■ Task directions
Scan the entries below for the word "needed", then copy each line that holds it.

[Extracted data entries]

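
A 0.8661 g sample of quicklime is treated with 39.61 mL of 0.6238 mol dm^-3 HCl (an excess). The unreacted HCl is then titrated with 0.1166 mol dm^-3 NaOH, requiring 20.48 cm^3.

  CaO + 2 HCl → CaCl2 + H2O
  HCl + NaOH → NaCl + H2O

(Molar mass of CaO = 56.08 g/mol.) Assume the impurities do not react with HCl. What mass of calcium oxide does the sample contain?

0.6259 g

n(HCl) added = 0.03961 × 0.6238 = 0.02471 mol
n(NaOH) used in back-titration = 0.02048 × 0.1166 = 2.388 × 10^-3 mol
n(HCl) left over = 2.388 × 10^-3 mol (1:1 ratio)
n(HCl) consumed by analyte = 0.02471 − 2.388 × 10^-3 = 0.02232 mol
From the 1:2 ratio, n(CaO) = 1/2 × 0.02232 = 0.01116 mol
mass of CaO = 0.01116 × 56.08 = 0.6259 g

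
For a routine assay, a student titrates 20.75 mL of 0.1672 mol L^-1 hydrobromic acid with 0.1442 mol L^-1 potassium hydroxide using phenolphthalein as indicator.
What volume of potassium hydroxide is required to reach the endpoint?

HBr + KOH → KBr + H2O
n(HBr) = 0.02075 L × 0.1672 mol/L = 3.469 × 10^-3 mol
n(KOH) = 3.469 × 10^-3 mol (1:1 stoichiometry)
V(KOH) = 3.469 × 10^-3 mol / 0.1442 mol/L = 0.02406 L = 24.06 mL

24.06 mL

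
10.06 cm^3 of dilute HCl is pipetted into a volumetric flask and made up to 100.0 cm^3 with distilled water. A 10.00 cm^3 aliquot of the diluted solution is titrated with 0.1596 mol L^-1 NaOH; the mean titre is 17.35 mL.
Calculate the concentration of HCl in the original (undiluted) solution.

2.753 mol/L

HCl + NaOH → NaCl + H2O
n(NaOH) = 0.01735 × 0.1596 = 2.769 × 10^-3 mol
n(HCl) in the aliquot = 2.769 × 10^-3 mol (1:1 ratio)
[HCl]_dilute = 2.769 × 10^-3 / 0.01000 = 0.2769 mol/L
Dilution factor = 100.0 / 10.06 = 9.940
[HCl]_stock = 0.2769 × 9.940 = 2.753 mol/L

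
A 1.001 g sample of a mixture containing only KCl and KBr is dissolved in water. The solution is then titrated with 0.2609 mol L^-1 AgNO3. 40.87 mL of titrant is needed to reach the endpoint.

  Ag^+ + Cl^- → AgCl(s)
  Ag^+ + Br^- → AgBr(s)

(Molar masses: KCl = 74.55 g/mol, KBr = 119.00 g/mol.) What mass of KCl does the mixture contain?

n(AgNO3) = 0.04087 × 0.2609 = 0.01066 mol
Let x = n(KCl), y = n(KBr).
Titrant: 1x + 1y = 0.01066;  mass: 74.55x + 119.00y = 1.001
Solving, x = 6.027 × 10^-3 mol, y = 4.636 × 10^-3 mol
mass of KCl = 6.027 × 10^-3 × 74.55 = 0.4493 g

0.4493 g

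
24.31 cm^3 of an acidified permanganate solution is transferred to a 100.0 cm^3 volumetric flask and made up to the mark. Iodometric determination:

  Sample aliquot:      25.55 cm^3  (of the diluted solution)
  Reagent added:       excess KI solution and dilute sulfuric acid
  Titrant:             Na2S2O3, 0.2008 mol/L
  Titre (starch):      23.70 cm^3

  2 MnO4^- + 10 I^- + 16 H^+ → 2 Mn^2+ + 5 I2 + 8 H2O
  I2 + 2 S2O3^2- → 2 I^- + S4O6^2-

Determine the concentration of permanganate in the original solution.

n(S2O3^2-) = 0.02370 × 0.2008 = 4.759 × 10^-3 mol
n(I2) = n(S2O3^2-)/2 = 2.379 × 10^-3 mol
From the 2:5 ratio, n(MnO4^-) in the aliquot = 2/5 × 2.379 × 10^-3 = 9.518 × 10^-4 mol
[MnO4^-]_dilute = 9.518 × 10^-4 / 0.02555 = 0.03725 mol/L
[MnO4^-]_original = 0.03725 × 100.0/24.31 = 0.1532 mol/L

0.1532 mol/L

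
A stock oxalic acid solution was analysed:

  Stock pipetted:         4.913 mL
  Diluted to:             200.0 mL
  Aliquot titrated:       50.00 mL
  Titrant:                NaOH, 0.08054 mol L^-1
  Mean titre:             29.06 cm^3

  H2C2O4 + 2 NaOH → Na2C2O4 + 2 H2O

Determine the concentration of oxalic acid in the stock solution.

n(NaOH) = 0.02906 × 0.08054 = 2.340 × 10^-3 mol
From the 1:2 ratio, n(H2C2O4) in the aliquot = 1/2 × 2.340 × 10^-3 = 1.170 × 10^-3 mol
[H2C2O4]_dilute = 1.170 × 10^-3 / 0.05000 = 0.02340 mol/L
Dilution factor = 200.0 / 4.913 = 40.71
[H2C2O4]_stock = 0.02340 × 40.71 = 0.9528 mol/L

0.9528 mol/L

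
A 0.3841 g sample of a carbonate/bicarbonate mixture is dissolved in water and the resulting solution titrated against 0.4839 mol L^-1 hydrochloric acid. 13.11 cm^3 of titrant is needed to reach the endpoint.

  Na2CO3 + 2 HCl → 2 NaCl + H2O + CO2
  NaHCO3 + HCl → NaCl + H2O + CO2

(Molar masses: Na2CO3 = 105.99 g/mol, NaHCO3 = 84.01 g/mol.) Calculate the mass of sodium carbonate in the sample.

n(HCl) = 0.01311 × 0.4839 = 6.344 × 10^-3 mol
Let x = n(Na2CO3), y = n(NaHCO3).
Titrant: 2x + 1y = 6.344 × 10^-3;  mass: 105.99x + 84.01y = 0.3841
Solving, x = 2.400 × 10^-3 mol, y = 1.545 × 10^-3 mol
mass of Na2CO3 = 2.400 × 10^-3 × 105.99 = 0.2543 g

0.2543 g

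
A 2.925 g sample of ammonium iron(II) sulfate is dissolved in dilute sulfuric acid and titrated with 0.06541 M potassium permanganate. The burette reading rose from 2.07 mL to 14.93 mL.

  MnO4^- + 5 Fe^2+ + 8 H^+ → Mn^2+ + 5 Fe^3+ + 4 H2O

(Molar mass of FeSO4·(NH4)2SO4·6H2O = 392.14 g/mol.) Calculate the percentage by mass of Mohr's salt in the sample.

n(KMnO4) = 0.01286 L × 0.06541 mol/L = 8.412 × 10^-4 mol
From the 5:1 ratio, n(FeSO4·(NH4)2SO4·6H2O) = 5/1 × 8.412 × 10^-4 = 4.206 × 10^-3 mol
mass of FeSO4·(NH4)2SO4·6H2O = 4.206 × 10^-3 × 392.14 g/mol = 1.649 g
% FeSO4·(NH4)2SO4·6H2O = 1.649 / 2.925 × 100 = 56.39 %

56.39 %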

■ Your response
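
A 1.001 g sample of a mixture containing only KCl and KBr is dissolved in water. The solution is then titrated with 0.2609 mol L^-1 AgNO3. 40.87 mL of titrant is needed to reach the endpoint.
A 0.3841 g sample of a carbonate/bicarbonate mixture is dissolved in water and the resulting solution titrated against 0.4839 mol L^-1 hydrochloric acid. 13.11 cm^3 of titrant is needed to reach the endpoint.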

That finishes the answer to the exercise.